• _BRIEF_
A verbatim repeat of the records beneath this line is needed.

[Stored entries]
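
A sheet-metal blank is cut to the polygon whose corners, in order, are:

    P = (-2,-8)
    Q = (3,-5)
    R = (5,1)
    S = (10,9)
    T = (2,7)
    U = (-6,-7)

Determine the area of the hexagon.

105.5

Apply the shoelace formula: 2A = Σ (x_i·y_{i+1} − x_{i+1}·y_i), indices taken mod 6.
Cross-terms: 34, 28, 35, 52, 28, 34  ⇒  Σ = 211
Area = |Σ|/2 = 105.5.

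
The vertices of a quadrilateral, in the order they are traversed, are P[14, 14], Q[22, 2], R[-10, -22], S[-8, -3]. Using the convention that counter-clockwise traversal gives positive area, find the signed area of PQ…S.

-480

Apply Gauss's area formula: 2A = Σ (x_i·y_{i+1} − x_{i+1}·y_i), indices taken mod 4.
P→Q: (14)(2) − (22)(14) = -280
Q→R: (22)(-22) − (-10)(2) = -464
R→S: (-10)(-3) − (-8)(-22) = -146
S→P: (-8)(14) − (14)(-3) = -70
Σ = -960
Signed area = Σ/2 = -480 (negative ⇒ clockwise traversal).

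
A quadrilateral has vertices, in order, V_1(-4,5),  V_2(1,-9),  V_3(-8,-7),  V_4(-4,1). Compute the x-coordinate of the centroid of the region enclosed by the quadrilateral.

-3.4

Apply the shoelace formula. First the cross-terms c_i = x_i·y_{i+1} − x_{i+1}·y_i:
  31, -79, -36, -16  ⇒  2A = -100, A = -50.
Then Σ (x_i + x_{i+1})·c_i = 1020, so x̄ = 1020 / (6·(-50)) = -3.4.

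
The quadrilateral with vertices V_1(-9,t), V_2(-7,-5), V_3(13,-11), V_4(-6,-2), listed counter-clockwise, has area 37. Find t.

Write out the shoelace sum; only the two edges meeting at V_1 involve t:
2·Area = [((-6)·t − (-9)·(-2)) + ((-9)·(-5) − (-7)·t)] + 50
       = 1·t + 77 = 74
⇒ t = -3.

-3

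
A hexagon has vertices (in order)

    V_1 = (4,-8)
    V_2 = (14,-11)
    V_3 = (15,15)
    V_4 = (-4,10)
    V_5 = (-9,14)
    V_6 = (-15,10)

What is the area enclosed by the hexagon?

Apply Gauss's area formula: 2A = Σ (x_i·y_{i+1} − x_{i+1}·y_i), indices taken mod 6.
V_1→V_2: (4)(-11) − (14)(-8) = 68
V_2→V_3: (14)(15) − (15)(-11) = 375
V_3→V_4: (15)(10) − (-4)(15) = 210
V_4→V_5: (-4)(14) − (-9)(10) = 34
V_5→V_6: (-9)(10) − (-15)(14) = 120
V_6→V_1: (-15)(-8) − (4)(10) = 80
Σ = 887
Area = |Σ|/2 = 443.5.

443.5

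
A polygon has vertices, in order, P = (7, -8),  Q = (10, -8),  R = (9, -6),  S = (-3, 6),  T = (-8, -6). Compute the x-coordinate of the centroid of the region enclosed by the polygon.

Apply the shoelace (surveyor's) formula. First the cross-terms c_i = x_i·y_{i+1} − x_{i+1}·y_i:
  24, 12, 36, 66, 106  ⇒  2A = 244, A = 122.
Then Σ (x_i + x_{i+1})·c_i = 20, so x̄ = 20 / (6·122) = 5/183.

5/183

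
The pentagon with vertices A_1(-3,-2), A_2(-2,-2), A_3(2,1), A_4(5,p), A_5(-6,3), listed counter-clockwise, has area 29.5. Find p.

Write out the shoelace sum; only the two edges meeting at A_4 involve p:
2·Area = [(2·p − 5·1) + (5·3 − (-6)·p)] + 25
       = 8·p + 35 = 59
⇒ p = 3.

3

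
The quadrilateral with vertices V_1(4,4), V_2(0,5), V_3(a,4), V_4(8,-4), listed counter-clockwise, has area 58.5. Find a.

-9

The doubled signed area Σ (x_i y_{i+1} − x_{i+1} y_i) is linear in a.
With a=0 it equals 36; the coefficient of a is -9 (from the two edges through V_3).
So -9·a + 36 = 2·58.5 = 117 ⇒ a = -9.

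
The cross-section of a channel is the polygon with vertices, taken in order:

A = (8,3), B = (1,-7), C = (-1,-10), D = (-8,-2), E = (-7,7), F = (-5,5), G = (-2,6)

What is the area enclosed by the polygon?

Σ = (-59) + (-17) + (-78) + (-70) + (0) + (-20) + (-54) = -298
Area = |Σ|/2 = 149.

149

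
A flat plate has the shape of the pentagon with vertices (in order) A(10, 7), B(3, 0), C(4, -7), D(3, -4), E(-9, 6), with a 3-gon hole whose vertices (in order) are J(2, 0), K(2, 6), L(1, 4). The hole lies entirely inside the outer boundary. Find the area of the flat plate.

Outer boundary:
Apply the shoelace (surveyor's) formula: 2A = Σ (x_i·y_{i+1} − x_{i+1}·y_i), indices taken mod 5.
A→B: (10)(0) − (3)(7) = -21
B→C: (3)(-7) − (4)(0) = -21
C→D: (4)(-4) − (3)(-7) = 5
D→E: (3)(6) − (-9)(-4) = -18
E→A: (-9)(7) − (10)(6) = -123
Σ = -178
Area = |Σ|/2 = 89.
Hole:
J→K: (2)(6) − (2)(0) = 12
K→L: (2)(4) − (1)(6) = 2
L→J: (1)(0) − (2)(4) = -8
Σ = 6
Area = |Σ|/2 = 3.
Net area = 89 − 3 = 86.

86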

• _ANSWER BOX_
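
A sheet-metal blank is cut to the polygon whose corners, in order, are:

    P = (-2,-8)
    Q = (3,-5)
    R = (5,1)
    S = (10,9)
    T = (2,7)
    U = (-6,-7)

Determine the area of the hexagon.

105.5

Apply the shoelace formula: 2A = Σ (x_i·y_{i+1} − x_{i+1}·y_i), indices taken mod 6.
Cross-terms: 34, 28, 35, 52, 28, 34  ⇒  Σ = 211
Area = |Σ|/2 = 105.5.

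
The vertices of a quadrilateral, in the order they are traversed, are P[14, 14], Q[22, 2], R[-10, -22], S[-8, -3]. Using the convention that counter-clockwise traversal gives positive area, find the signed area of PQ…S.

-480

Apply Gauss's area formula: 2A = Σ (x_i·y_{i+1} − x_{i+1}·y_i), indices taken mod 4.
P→Q: (14)(2) − (22)(14) = -280
Q→R: (22)(-22) − (-10)(2) = -464
R→S: (-10)(-3) − (-8)(-22) = -146
S→P: (-8)(14) − (14)(-3) = -70
Σ = -960
Signed area = Σ/2 = -480 (negative ⇒ clockwise traversal).

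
A quadrilateral has vertices, in order, V_1(-4,5),  V_2(1,-9),  V_3(-8,-7),  V_4(-4,1). Compute the x-coordinate of the centroid of the region enclosed by the quadrilateral.

-3.4

Apply the shoelace formula. First the cross-terms c_i = x_i·y_{i+1} − x_{i+1}·y_i:
  31, -79, -36, -16  ⇒  2A = -100, A = -50.
Then Σ (x_i + x_{i+1})·c_i = 1020, so x̄ = 1020 / (6·(-50)) = -3.4.

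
The quadrilateral with vertices V_1(-9,t), V_2(-7,-5), V_3(13,-11), V_4(-6,-2), listed counter-clockwise, has area 37. Find t.

Write out the shoelace sum; only the two edges meeting at V_1 involve t:
2·Area = [((-6)·t − (-9)·(-2)) + ((-9)·(-5) − (-7)·t)] + 50
       = 1·t + 77 = 74
⇒ t = -3.

-3

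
A hexagon has vertices (in order)

    V_1 = (4,-8)
    V_2 = (14,-11)
    V_3 = (15,15)
    V_4 = (-4,10)
    V_5 = (-9,14)
    V_6 = (-15,10)

What is the area enclosed by the hexagon?

Apply Gauss's area formula: 2A = Σ (x_i·y_{i+1} − x_{i+1}·y_i), indices taken mod 6.
V_1→V_2: (4)(-11) − (14)(-8) = 68
V_2→V_3: (14)(15) − (15)(-11) = 375
V_3→V_4: (15)(10) − (-4)(15) = 210
V_4→V_5: (-4)(14) − (-9)(10) = 34
V_5→V_6: (-9)(10) − (-15)(14) = 120
V_6→V_1: (-15)(-8) − (4)(10) = 80
Σ = 887
Area = |Σ|/2 = 443.5.

443.5

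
A polygon has vertices, in order, P = (7, -8),  Q = (10, -8),  R = (9, -6),  S = (-3, 6),  T = (-8, -6). Compute the x-coordinate of the centroid of the region enclosed by the polygon.

Apply the shoelace (surveyor's) formula. First the cross-terms c_i = x_i·y_{i+1} − x_{i+1}·y_i:
  24, 12, 36, 66, 106  ⇒  2A = 244, A = 122.
Then Σ (x_i + x_{i+1})·c_i = 20, so x̄ = 20 / (6·122) = 5/183.

5/183

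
The pentagon with vertices A_1(-3,-2), A_2(-2,-2), A_3(2,1), A_4(5,p), A_5(-6,3), listed counter-clockwise, has area 29.5. Find p.

Write out the shoelace sum; only the two edges meeting at A_4 involve p:
2·Area = [(2·p − 5·1) + (5·3 − (-6)·p)] + 25
       = 8·p + 35 = 59
⇒ p = 3.

3

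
The quadrilateral with vertices V_1(4,4), V_2(0,5), V_3(a,4), V_4(8,-4), listed counter-clockwise, has area 58.5. Find a.

-9

The doubled signed area Σ (x_i y_{i+1} − x_{i+1} y_i) is linear in a.
With a=0 it equals 36; the coefficient of a is -9 (from the two edges through V_3).
So -9·a + 36 = 2·58.5 = 117 ⇒ a = -9.

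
The cross-section of a channel is the polygon with vertices, taken in order:

A = (8,3), B = (1,-7), C = (-1,-10), D = (-8,-2), E = (-7,7), F = (-5,5), G = (-2,6)

What is the area enclosed by the polygon?

Σ = (-59) + (-17) + (-78) + (-70) + (0) + (-20) + (-54) = -298
Area = |Σ|/2 = 149.

149

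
A flat plate has the shape of the pentagon with vertices (in order) A(10, 7), B(3, 0), C(4, -7), D(3, -4), E(-9, 6), with a 3-gon hole whose vertices (in order) are J(2, 0), K(2, 6), L(1, 4). The hole lies entirely inside the outer boundary. Find the area of the flat plate.

Outer boundary:
Apply the shoelace (surveyor's) formula: 2A = Σ (x_i·y_{i+1} − x_{i+1}·y_i), indices taken mod 5.
A→B: (10)(0) − (3)(7) = -21
B→C: (3)(-7) − (4)(0) = -21
C→D: (4)(-4) − (3)(-7) = 5
D→E: (3)(6) − (-9)(-4) = -18
E→A: (-9)(7) − (10)(6) = -123
Σ = -178
Area = |Σ|/2 = 89.
Hole:
J→K: (2)(6) − (2)(0) = 12
K→L: (2)(4) − (1)(6) = 2
L→J: (1)(0) − (2)(4) = -8
Σ = 6
Area = |Σ|/2 = 3.
Net area = 89 − 3 = 86.

86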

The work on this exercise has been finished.